Saved entries:
■ ■ ■

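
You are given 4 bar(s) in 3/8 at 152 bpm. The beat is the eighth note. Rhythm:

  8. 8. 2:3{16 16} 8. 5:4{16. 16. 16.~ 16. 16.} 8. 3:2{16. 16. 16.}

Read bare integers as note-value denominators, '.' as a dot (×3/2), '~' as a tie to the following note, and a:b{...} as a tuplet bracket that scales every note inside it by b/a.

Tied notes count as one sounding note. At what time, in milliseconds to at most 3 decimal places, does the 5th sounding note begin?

note 5 onset = 9/2b = 1776.316ms

1. 0.0ms @ 0 + 592.105ms (3/2)
2. 592.105ms @ 3/2 + 592.105ms (3/2)
3. 1184.211ms @ 3 + 296.053ms (3/4)
4. 1480.263ms @ 15/4 + 296.053ms (3/4)
5. 1776.316ms @ 9/2 + 592.105ms (3/2)
6. 2368.421ms @ 6 + 236.842ms (3/5)
7. 2605.263ms @ 33/5 + 236.842ms (3/5)
8. 2842.105ms @ 36/5 + 473.684ms (6/5)
9. 3315.789ms @ 42/5 + 236.842ms (3/5)
10. 3552.632ms @ 9 + 592.105ms (3/2)
11. 4144.737ms @ 21/2 + 197.368ms (1/2)
12. 4342.105ms @ 11 + 197.368ms (1/2)
13. 4539.474ms @ 23/2 + 197.368ms (1/2)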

■ ■ ■

— Assignment —
Please give all the lines above again, exactly as they read.

— Your solution —
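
You are given 4 bar(s) in 3/8 at 152 bpm. The beat is the eighth note. Rhythm:

  8. 8. 2:3{16 16} 8. 5:4{16. 16. 16.~ 16. 16.} 8. 3:2{16. 16. 16.}

Read bare integers as note-value denominators, '.' as a dot (×3/2), '~' as a tie to the following note, and a:b{...} as a tuplet bracket that scales every note inside it by b/a.

Tied notes count as one sounding note. At what time, in milliseconds to at most 3 decimal places, does the 5th sounding note begin?

note 5 onset = 9/2b = 1776.316ms

1. 0.0ms @ 0 + 592.105ms (3/2)
2. 592.105ms @ 3/2 + 592.105ms (3/2)
3. 1184.211ms @ 3 + 296.053ms (3/4)
4. 1480.263ms @ 15/4 + 296.053ms (3/4)
5. 1776.316ms @ 9/2 + 592.105ms (3/2)
6. 2368.421ms @ 6 + 236.842ms (3/5)
7. 2605.263ms @ 33/5 + 236.842ms (3/5)
8. 2842.105ms @ 36/5 + 473.684ms (6/5)
9. 3315.789ms @ 42/5 + 236.842ms (3/5)
10. 3552.632ms @ 9 + 592.105ms (3/2)
11. 4144.737ms @ 21/2 + 197.368ms (1/2)
12. 4342.105ms @ 11 + 197.368ms (1/2)
13. 4539.474ms @ 23/2 + 197.368ms (1/2)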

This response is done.